* WHAT NEEDS TO BE DONE
Please return the entries, omitting and altering nothing.

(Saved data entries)
+ + + + +

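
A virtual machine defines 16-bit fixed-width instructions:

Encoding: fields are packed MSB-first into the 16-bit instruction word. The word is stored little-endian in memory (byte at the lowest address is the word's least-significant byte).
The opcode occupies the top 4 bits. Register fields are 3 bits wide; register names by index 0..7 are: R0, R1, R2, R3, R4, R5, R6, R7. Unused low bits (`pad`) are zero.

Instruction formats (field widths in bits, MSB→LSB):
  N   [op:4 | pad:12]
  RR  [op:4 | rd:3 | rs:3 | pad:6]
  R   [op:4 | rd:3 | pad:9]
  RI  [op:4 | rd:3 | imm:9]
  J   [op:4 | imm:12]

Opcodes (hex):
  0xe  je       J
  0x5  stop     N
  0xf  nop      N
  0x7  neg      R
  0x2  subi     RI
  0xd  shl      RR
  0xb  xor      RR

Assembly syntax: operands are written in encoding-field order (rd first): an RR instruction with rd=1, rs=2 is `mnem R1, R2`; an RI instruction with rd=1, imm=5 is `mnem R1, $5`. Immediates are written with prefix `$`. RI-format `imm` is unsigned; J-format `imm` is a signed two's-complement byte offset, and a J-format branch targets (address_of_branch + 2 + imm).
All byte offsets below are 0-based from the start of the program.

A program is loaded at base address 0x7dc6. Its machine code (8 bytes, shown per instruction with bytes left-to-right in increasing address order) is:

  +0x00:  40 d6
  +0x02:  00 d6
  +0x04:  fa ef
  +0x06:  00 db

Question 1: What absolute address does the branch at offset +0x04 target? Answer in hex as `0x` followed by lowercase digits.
+0x04: fa ef ⇒ word 0xeffa (little)
  opcode bits[15:12]=0xe: je/J
  imm@[11:0]=0xffa (s12→-6) ⇒ $-6
  target = base 0x7dc6 + off 0x04 + 2 + imm -6 = 0x7dc6

0x7dc6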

+ + + + +

* RESULT
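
A virtual machine defines 16-bit fixed-width instructions:

Encoding: fields are packed MSB-first into the 16-bit instruction word. The word is stored little-endian in memory (byte at the lowest address is the word's least-significant byte).
The opcode occupies the top 4 bits. Register fields are 3 bits wide; register names by index 0..7 are: R0, R1, R2, R3, R4, R5, R6, R7. Unused low bits (`pad`) are zero.

Instruction formats (field widths in bits, MSB→LSB):
  N   [op:4 | pad:12]
  RR  [op:4 | rd:3 | rs:3 | pad:6]
  R   [op:4 | rd:3 | pad:9]
  RI  [op:4 | rd:3 | imm:9]
  J   [op:4 | imm:12]

Opcodes (hex):
  0xe  je       J
  0x5  stop     N
  0xf  nop      N
  0x7  neg      R
  0x2  subi     RI
  0xd  shl      RR
  0xb  xor      RR

Assembly syntax: operands are written in encoding-field order (rd first): an RR instruction with rd=1, rs=2 is `mnem R1, R2`; an RI instruction with rd=1, imm=5 is `mnem R1, $5`. Immediates are written with prefix `$`. RI-format `imm` is unsigned; J-format `imm` is a signed two's-complement byte offset, and a J-format branch targets (address_of_branch + 2 + imm).
All byte offsets below are 0-based from the start of the program.

A program is loaded at base address 0x7dc6. Its machine code (8 bytes, shown per instruction with bytes left-to-right in increasing address order) is:

  +0x00:  40 d6
  +0x02:  00 d6
  +0x04:  fa ef
  +0x06:  00 db

Question 1: What absolute address does the branch at offset +0x04 target? Answer in hex as `0x` followed by lowercase digits.
+0x04: fa ef ⇒ word 0xeffa (little)
  opcode bits[15:12]=0xe: je/J
  imm@[11:0]=0xffa (s12→-6) ⇒ $-6
  target = base 0x7dc6 + off 0x04 + 2 + imm -6 = 0x7dc6

0x7dc6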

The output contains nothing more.